EXERCISE MATERIAL

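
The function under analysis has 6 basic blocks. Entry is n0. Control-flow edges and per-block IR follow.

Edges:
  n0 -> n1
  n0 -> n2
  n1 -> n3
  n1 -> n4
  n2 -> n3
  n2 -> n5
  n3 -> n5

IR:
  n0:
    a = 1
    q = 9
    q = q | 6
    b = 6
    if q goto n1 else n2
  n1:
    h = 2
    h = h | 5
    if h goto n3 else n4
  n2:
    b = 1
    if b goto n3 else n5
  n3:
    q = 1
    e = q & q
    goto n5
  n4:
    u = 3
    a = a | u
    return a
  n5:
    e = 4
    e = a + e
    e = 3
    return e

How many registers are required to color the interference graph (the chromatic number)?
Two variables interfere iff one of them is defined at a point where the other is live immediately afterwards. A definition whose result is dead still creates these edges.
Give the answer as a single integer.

Answer: 3

Analysis:
Per-block:
  n0 def {a,b,q} use ∅
  n1 def {h} use ∅
  n2 def {b} use ∅
  n3 def {e,q} use ∅
  n4 def {a,u} use {a}
  n5 def {e} use {a}

Live sets:
  n0: in=∅ out={a}
  n1: in={a} out={a}
  n2: in={a} out={a}
  n3: in={a} out={a}
  n4: in={a} out=∅
  n5: in={a} out=∅

Interference:
  a↔{b,e,h,q,u}
  b↔{a,q}
  e↔{a}
  h↔{a}
  q↔{a,b}
  u↔{a}

Chromatic number:
  {a,b,q} pairwise interfere (3-clique) ⇒ χ ≥ 3
  3-colouring: r0={a}  r1={b,e,h,u}  r2={q}
  χ = 3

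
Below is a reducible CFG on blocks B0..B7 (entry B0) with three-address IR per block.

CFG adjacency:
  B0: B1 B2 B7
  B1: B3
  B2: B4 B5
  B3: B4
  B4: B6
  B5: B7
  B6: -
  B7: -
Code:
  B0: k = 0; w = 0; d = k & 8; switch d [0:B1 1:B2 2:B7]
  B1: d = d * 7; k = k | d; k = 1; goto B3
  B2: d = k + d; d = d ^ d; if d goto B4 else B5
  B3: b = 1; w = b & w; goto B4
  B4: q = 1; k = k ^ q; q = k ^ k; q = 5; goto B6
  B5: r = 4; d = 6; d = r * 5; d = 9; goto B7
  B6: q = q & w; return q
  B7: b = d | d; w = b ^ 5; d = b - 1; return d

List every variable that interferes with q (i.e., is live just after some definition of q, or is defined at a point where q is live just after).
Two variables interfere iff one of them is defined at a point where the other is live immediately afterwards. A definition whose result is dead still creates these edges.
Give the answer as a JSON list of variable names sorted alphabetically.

Answer: ["k", "w"]

Derivation:
def/use:
  B0: {d,k,w} / ∅
  B1: {d,k} / {d,k}
  B2: {d} / {d,k}
  B3: {b,w} / {w}
  B4: {k,q} / {k}
  B5: {d,r} / ∅
  B6: {q} / {q,w}
  B7: {b,d,w} / {d}

Backward fixpoint:
  B0 li=∅ lo={d,k,w}
  B1 li={d,k,w} lo={k,w}
  B2 li={d,k,w} lo={k,w}
  B3 li={k,w} lo={k,w}
  B4 li={k,w} lo={q,w}
  B5 li=∅ lo={d}
  B6 li={q,w} lo=∅
  B7 li={d} lo=∅

Interference:
  b: {k,w}
  d: {k,r,w}
  k: {b,d,q,w}
  q: {k,w}
  r: {d}
  w: {b,d,k,q}

N(q) = ["k", "w"]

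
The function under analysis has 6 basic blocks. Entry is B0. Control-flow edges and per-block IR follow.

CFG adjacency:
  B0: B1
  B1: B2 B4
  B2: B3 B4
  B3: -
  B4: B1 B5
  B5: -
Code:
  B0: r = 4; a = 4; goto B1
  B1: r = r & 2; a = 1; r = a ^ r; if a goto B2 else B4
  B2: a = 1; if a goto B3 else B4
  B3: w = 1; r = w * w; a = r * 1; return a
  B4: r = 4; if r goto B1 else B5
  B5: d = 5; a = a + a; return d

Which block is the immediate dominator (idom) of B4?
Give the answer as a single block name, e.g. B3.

idom tree: B1←B0 B2←B1 B3←B2 B4←B1 B5←B4
Dom∩ at merges:
  B1: preds {B0,B4}: {B0} ∩ {B0,B1,B4} = {B0}; idom=B0
  B4: preds {B1,B2}: {B0,B1} ∩ {B0,B1,B2} = {B0,B1}; idom=B1

idom(B4) = B1

Answer: B1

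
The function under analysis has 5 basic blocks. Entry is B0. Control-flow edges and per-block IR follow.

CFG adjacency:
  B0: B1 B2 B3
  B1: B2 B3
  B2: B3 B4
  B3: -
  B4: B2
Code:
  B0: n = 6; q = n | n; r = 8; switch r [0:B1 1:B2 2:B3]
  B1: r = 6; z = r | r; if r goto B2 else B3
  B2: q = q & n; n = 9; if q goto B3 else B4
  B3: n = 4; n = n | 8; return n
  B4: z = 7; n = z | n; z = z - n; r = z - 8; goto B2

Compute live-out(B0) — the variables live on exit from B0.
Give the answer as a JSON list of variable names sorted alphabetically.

Per-block:
  B0: def={n,q,r} ue=∅
  B1: def={r,z} ue=∅
  B2: def={n,q} ue={n,q}
  B3: def={n} ue=∅
  B4: def={n,r,z} ue={n}

Live sets:
  B0: in=∅ out={n,q}
  B1: in={n,q} out={n,q}
  B2: in={n,q} out={n,q}
  B3: in=∅ out=∅
  B4: in={n,q} out={n,q}

live-out(B0) = ["n", "q"]

Answer: ["n", "q"]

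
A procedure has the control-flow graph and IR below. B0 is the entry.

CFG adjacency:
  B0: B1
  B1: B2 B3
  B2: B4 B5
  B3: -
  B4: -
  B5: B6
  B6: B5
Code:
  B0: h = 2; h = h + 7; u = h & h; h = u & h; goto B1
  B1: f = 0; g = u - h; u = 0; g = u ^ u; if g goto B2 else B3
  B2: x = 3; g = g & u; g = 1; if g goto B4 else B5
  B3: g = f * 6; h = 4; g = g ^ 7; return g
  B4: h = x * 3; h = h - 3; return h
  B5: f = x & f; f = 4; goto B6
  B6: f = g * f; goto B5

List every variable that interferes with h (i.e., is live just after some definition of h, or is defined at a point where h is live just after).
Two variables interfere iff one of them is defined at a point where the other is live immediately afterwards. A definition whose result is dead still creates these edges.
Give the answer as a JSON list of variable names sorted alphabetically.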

EXERCISE DETAILS
Only the lines holding the string "blocks" are needed; copy each of them from the material above.

RESULT
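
The function under analysis has 6 basic blocks. Entry is n0. Control-flow edges and per-block IR follow.
Below is a reducible CFG on blocks B0..B7 (entry B0) with three-address IR per block.
The function under analysis has 6 basic blocks. Entry is B0. Control-flow edges and per-block IR follow.
The function under analysis has 5 basic blocks. Entry is B0. Control-flow edges and per-block IR follow.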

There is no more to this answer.